▶ [To do]: Which lines in the entries below contain the string "measurement"? Show each of them in full.

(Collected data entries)
———
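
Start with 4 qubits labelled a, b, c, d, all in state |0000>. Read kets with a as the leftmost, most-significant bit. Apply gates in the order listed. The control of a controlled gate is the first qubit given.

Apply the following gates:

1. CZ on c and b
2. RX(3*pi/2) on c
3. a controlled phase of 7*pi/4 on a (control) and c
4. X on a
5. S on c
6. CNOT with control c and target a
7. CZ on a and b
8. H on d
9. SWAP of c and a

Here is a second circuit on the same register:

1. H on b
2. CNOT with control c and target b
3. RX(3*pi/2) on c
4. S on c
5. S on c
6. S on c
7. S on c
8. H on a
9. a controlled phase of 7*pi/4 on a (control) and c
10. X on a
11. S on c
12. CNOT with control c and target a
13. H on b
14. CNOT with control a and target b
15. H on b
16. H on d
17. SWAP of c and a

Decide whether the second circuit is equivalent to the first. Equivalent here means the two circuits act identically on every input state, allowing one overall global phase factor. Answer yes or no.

No: there is an input state on which the two circuits produce genuinely different outputs (not merely differing by a phase).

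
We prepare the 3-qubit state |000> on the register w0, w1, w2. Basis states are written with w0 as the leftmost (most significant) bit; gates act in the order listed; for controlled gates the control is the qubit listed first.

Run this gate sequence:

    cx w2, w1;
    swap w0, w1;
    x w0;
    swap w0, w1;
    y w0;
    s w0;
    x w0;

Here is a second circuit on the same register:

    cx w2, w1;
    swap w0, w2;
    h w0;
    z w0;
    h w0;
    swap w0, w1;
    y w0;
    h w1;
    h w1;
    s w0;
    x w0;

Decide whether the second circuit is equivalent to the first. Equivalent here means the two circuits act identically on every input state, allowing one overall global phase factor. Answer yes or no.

No, they are not equivalent — no single phase factor reconciles the two unitaries.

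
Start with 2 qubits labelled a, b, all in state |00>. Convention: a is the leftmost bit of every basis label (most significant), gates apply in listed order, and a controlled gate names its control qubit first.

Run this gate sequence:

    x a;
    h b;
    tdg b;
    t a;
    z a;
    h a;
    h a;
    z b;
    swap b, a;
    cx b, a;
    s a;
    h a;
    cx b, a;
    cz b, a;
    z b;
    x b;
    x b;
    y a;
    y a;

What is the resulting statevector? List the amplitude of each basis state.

After the circuit, the state carries amplitude 0 on |00>, -1/2 - exp(3*I*pi/4)/2 on |01>, 0 on |10>, 1/2 - exp(3*I*pi/4)/2 on |11>.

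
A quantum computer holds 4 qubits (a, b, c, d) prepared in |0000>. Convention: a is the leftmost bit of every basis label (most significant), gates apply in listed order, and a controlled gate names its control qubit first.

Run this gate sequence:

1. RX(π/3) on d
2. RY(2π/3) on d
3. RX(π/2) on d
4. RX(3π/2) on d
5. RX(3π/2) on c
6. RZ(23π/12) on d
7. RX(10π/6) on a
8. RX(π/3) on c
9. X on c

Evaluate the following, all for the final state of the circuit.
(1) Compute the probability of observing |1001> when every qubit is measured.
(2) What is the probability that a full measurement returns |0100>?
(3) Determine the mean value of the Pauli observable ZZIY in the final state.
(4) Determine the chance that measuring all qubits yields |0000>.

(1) Outcome |1001> occurs with probability 5/64 - 5*sqrt(3)/128.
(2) Outcome |0100> occurs with probability 0.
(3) The observable ZZIY averages to -9*sqrt(2)/32 - sqrt(6)/32.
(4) Outcome |0000> occurs with probability 9/64 - 9*sqrt(3)/128.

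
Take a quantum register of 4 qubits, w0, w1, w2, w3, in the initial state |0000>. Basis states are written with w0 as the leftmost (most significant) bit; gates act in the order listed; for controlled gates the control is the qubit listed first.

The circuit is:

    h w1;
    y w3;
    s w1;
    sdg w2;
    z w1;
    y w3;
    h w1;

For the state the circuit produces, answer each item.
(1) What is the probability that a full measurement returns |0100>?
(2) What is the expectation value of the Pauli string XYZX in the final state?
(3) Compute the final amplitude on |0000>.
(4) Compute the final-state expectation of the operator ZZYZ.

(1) Outcome |0100> occurs with probability 1/2.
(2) In the final state, XYZX has expectation 0.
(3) |0000> carries amplitude 1/2 - I/2 in the final state.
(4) The observable ZZYZ averages to 0.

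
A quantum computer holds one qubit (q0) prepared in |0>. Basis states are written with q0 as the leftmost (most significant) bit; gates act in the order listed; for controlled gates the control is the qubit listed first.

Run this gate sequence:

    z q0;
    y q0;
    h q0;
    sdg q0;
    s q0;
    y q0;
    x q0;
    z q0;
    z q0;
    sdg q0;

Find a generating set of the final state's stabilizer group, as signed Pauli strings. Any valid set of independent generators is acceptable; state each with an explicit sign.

The final state is stabilized by the group generated by -Y; other independent generating sets are equally valid.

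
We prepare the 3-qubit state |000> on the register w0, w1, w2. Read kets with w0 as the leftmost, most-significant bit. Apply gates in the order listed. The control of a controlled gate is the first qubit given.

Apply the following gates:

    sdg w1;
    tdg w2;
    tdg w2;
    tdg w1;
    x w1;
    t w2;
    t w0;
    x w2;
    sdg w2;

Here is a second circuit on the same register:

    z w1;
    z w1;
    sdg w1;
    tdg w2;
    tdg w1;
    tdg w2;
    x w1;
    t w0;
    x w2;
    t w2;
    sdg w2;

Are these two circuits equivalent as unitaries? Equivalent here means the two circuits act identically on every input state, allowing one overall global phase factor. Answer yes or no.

No, they are not equivalent — no single phase factor reconciles the two unitaries.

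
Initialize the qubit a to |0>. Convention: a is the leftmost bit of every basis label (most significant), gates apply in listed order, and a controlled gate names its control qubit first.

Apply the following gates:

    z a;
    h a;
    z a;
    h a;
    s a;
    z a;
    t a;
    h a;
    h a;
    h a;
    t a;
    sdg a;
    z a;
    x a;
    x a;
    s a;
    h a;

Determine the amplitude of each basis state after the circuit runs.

The final amplitudes are 1/2 - exp(3*I*pi/4)/2 on |0>, -1/2 - exp(3*I*pi/4)/2 on |1>.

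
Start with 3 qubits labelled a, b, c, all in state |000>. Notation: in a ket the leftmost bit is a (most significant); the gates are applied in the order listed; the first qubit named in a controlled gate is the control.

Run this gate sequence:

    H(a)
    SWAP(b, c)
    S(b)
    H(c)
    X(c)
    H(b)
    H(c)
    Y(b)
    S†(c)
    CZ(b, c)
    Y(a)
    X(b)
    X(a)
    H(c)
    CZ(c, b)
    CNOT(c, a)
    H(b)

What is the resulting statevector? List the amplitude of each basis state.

The resulting statevector has amplitude 0 on |000>, 1/2 on |001>, -1/2 on |010>, 0 on |011>, 0 on |100>, -1/2 on |101>, 1/2 on |110>, 0 on |111>.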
———
▶ [Exercise response]:
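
(2) What is the probability that a full measurement returns |0100>?
(1) What is the probability that a full measurement returns |0100>?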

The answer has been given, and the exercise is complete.